> _Prompt_
What you return must be every line below that includes the word "Answer".

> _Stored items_
════
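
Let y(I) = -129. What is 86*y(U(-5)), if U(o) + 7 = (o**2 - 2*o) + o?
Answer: -11094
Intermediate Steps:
U(o) = -7 + o**2 - o (U(o) = -7 + ((o**2 - 2*o) + o) = -7 + (o**2 - o) = -7 + o**2 - o)
86*y(U(-5)) = 86*(-129) = -11094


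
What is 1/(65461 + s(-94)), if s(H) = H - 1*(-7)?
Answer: 1/65374 ≈ 1.5297e-5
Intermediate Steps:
s(H) = 7 + H (s(H) = H + 7 = 7 + H)
1/(65461 + s(-94)) = 1/(65461 + (7 - 94)) = 1/(65461 - 87) = 1/65374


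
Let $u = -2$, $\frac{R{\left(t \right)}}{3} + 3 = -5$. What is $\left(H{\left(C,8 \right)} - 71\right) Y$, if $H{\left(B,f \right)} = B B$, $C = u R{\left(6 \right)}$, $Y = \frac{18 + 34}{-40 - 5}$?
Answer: $- \frac{116116}{45} \approx -2580.4$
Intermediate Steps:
$Y = - \frac{52}{45}$ ($Y = \frac{52}{-45} = 52 \left(- \frac{1}{45}\right) = - \frac{52}{45} \approx -1.1556$)
$R{\left(t \right)} = -24$ ($R{\left(t \right)} = -9 + 3 \left(-5\right) = -9 - 15 = -24$)
$C = 48$ ($C = \left(-2\right) \left(-24\right) = 48$)
$H{\left(B,f \right)} = B^{2}$
$\left(H{\left(C,8 \right)} - 71\right) Y = \left(48^{2} - 71\right) \left(- \frac{52}{45}\right) = \left(2304 - 71\right) \left(- \frac{52}{45}\right) = 2233 \left(- \frac{52}{45}\right) = - \frac{116116}{45}$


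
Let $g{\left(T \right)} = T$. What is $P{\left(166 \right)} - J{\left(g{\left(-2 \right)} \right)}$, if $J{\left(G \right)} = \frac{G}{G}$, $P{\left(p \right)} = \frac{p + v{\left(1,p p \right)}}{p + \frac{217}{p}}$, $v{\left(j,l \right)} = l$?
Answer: $\frac{4574079}{27773} \approx 164.7$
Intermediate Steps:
$P{\left(p \right)} = \frac{p + p^{2}}{p + \frac{217}{p}}$ ($P{\left(p \right)} = \frac{p + p p}{p + \frac{217}{p}} = \frac{p + p^{2}}{p + \frac{217}{p}}$)
$J{\left(G \right)} = 1$
$P{\left(166 \right)} - J{\left(g{\left(-2 \right)} \right)} = \frac{166^{2} \left(1 + 166\right)}{217 + 166^{2}} - 1 = 27556 \frac{1}{217 + 27556} \cdot 167 - 1 = 27556 \cdot \frac{1}{27773} \cdot 167 - 1 = \frac{4601852}{27773} - 1 = \frac{4574079}{27773}$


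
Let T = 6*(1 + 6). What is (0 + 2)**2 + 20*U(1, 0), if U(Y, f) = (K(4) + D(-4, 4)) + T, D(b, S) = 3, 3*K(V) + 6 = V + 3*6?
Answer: 3032/3 ≈ 1010.7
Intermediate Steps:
K(V) = 4 + V/3 (K(V) = -2 + (V + 3*6)/3 = -2 + (V + 18)/3 = -2 + (18 + V)/3 = -2 + (6 + V/3) = 4 + V/3)
T = 42 (T = 6*7 = 42)
U(Y, f) = 151/3 (U(Y, f) = ((4 + (1/3)*4) + 3) + 42 = ((4 + 4/3) + 3) + 42 = (16/3 + 3) + 42 = 25/3 + 42 = 151/3)
(0 + 2)**2 + 20*U(1, 0) = (0 + 2)**2 + 20*(151/3) = 2**2 + 3020/3 = 4 + 3020/3 = 3032/3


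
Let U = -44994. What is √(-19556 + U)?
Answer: 5*I*√2582 ≈ 254.07*I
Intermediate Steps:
√(-19556 + U) = √(-19556 - 44994) = √(-64550) = 5*I*√2582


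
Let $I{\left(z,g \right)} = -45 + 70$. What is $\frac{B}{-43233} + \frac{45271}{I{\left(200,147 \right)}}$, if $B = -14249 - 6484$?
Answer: $\frac{652573156}{360275} \approx 1811.3$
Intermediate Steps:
$B = -20733$ ($B = -14249 - 6484 = -20733$)
$I{\left(z,g \right)} = 25$
$\frac{B}{-43233} + \frac{45271}{I{\left(200,147 \right)}} = - \frac{20733}{-43233} + \frac{45271}{25} = \left(-20733\right) \left(- \frac{1}{43233}\right) + 45271 \cdot \frac{1}{25} = \frac{6911}{14411} + \frac{45271}{25} = \frac{652573156}{360275}$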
════
> _Written response_
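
Answer: -11094
Answer: 1/65374 ≈ 1.5297e-5
Answer: $- \frac{116116}{45} \approx -2580.4$
Answer: $\frac{4574079}{27773} \approx 164.7$
Answer: 3032/3 ≈ 1010.7
Answer: 5*I*√2582 ≈ 254.07*I
Answer: $\frac{652573156}{360275} \approx 1811.3$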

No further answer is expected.